_Exercise description:_ Could you repeat the records below exactly as written?

[Records for this exercise Boundary: Start]

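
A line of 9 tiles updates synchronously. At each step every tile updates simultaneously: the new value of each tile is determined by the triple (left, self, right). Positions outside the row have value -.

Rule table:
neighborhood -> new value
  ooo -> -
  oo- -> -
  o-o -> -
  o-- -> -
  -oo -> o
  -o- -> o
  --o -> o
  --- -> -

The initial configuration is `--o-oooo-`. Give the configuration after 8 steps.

o-o------

-oo-o----
oo--o----
o--oo----
o-oo-----
o-o------
o-o------  (fixed point — unchanged through step 8)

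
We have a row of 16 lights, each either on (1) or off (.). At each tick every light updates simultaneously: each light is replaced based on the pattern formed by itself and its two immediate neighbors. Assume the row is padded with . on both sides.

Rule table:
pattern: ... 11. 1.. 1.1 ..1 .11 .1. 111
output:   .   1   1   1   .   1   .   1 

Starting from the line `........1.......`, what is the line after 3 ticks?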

[Records for this exercise Boundary: End]

_Solution for this problem:_
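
A line of 9 tiles updates synchronously. At each step every tile updates simultaneously: the new value of each tile is determined by the triple (left, self, right). Positions outside the row have value -.

Rule table:
neighborhood -> new value
  ooo -> -
  oo- -> -
  o-o -> -
  o-- -> -
  -oo -> o
  -o- -> o
  --o -> o
  --- -> -

The initial configuration is `--o-oooo-`. Give the configuration after 8 steps.

o-o------

-oo-o----
oo--o----
o--oo----
o-oo-----
o-o------
o-o------  (fixed point — unchanged through step 8)

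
We have a row of 16 lights, each either on (1) or off (.). At each tick every light updates simultaneously: each light is replaced based on the pattern formed by itself and its two immediate neighbors. Assume the row is padded with . on both sides.

Rule table:
pattern: ... 11. 1.. 1.1 ..1 .11 .1. 111
output:   .   1   1   1   .   1   .   1 

Starting from the line `........1.......`, what is the line after 3 ticks?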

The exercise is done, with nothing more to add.